### The problem
Look for the string "aligned" in the listing below and copy every line in which it appears.

### Data provided
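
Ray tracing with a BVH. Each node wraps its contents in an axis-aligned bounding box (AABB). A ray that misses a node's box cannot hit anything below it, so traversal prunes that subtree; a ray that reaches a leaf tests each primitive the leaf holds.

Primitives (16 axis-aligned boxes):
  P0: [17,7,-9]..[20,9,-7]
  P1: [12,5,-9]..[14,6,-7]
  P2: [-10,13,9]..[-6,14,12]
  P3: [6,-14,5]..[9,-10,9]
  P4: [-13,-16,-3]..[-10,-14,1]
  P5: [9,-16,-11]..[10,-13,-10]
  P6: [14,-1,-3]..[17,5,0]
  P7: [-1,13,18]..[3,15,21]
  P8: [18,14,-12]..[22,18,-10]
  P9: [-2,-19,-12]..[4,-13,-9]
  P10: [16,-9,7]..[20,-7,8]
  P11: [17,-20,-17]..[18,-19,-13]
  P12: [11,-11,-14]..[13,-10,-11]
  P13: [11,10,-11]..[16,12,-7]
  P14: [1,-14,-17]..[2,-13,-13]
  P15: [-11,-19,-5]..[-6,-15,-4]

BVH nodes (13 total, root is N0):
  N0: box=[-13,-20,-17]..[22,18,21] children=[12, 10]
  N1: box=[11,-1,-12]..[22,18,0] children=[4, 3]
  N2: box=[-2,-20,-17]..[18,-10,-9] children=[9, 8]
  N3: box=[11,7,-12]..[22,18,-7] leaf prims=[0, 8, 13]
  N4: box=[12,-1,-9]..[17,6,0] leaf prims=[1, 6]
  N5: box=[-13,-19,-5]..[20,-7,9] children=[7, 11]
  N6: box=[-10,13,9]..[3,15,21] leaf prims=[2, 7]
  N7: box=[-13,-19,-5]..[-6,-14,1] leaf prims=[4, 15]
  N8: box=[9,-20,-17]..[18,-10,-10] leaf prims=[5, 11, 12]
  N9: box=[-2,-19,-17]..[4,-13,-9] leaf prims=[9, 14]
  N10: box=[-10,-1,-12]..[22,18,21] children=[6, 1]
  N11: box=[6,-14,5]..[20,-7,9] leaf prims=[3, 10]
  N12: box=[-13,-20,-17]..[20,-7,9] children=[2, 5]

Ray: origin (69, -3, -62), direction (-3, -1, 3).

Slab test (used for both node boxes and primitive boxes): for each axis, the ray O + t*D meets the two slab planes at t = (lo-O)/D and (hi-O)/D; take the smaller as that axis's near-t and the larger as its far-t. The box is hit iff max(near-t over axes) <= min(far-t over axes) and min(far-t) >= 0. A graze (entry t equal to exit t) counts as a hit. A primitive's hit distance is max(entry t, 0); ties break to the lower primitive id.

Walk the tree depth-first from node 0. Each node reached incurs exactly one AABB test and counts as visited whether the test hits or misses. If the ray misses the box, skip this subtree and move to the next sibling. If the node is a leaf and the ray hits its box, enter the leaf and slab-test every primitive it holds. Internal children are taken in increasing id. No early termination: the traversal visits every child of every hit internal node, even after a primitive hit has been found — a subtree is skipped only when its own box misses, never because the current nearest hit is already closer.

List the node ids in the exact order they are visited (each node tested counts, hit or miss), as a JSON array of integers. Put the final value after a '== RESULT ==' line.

Trace the traversal:
N0 x:[47/3,82/3] y:[-21,17] z:[15,83/3] -> hit [47/3,17], descend [10, 12]
  N10 x:[47/3,79/3] y:[-21,-2] z:[50/3,83/3] -> miss, prune
  N12 x:[49/3,82/3] y:[4,17] z:[15,71/3] -> hit [49/3,17], descend [2, 5]
    N2 x:[17,71/3] y:[7,17] z:[15,53/3] -> hit [17,17], descend [8, 9]
      N8 x:[17,20] y:[7,17] z:[15,52/3] -> hit [17,17] leaf, test {P5(miss), P11(miss), P12(miss)}
      N9 x:[65/3,71/3] y:[10,16] z:[15,53/3] -> miss, prune
    N5 x:[49/3,82/3] y:[4,16] z:[19,71/3] -> miss, prune

7 AABB tests over nodes [0, 10, 12, 2, 8, 9, 5]; 1 leaf entered; closest miss.

== RESULT ==
[0, 10, 12, 2, 8, 9, 5]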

### Solution below
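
Ray tracing with a BVH. Each node wraps its contents in an axis-aligned bounding box (AABB). A ray that misses a node's box cannot hit anything below it, so traversal prunes that subtree; a ray that reaches a leaf tests each primitive the leaf holds.
Primitives (16 axis-aligned boxes):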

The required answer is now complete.